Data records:
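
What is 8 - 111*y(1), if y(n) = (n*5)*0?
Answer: 8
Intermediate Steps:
y(n) = 0 (y(n) = (5*n)*0 = 0)
8 - 111*y(1) = 8 - 111*0 = 8 + 0 = 8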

WHAT THE EXERCISE ASKS —
Please reproduce the records above in their entirety, exactly as given.

ANSWER SECTION —
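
What is 8 - 111*y(1), if y(n) = (n*5)*0?
Answer: 8
Intermediate Steps:
y(n) = 0 (y(n) = (5*n)*0 = 0)
8 - 111*y(1) = 8 - 111*0 = 8 + 0 = 8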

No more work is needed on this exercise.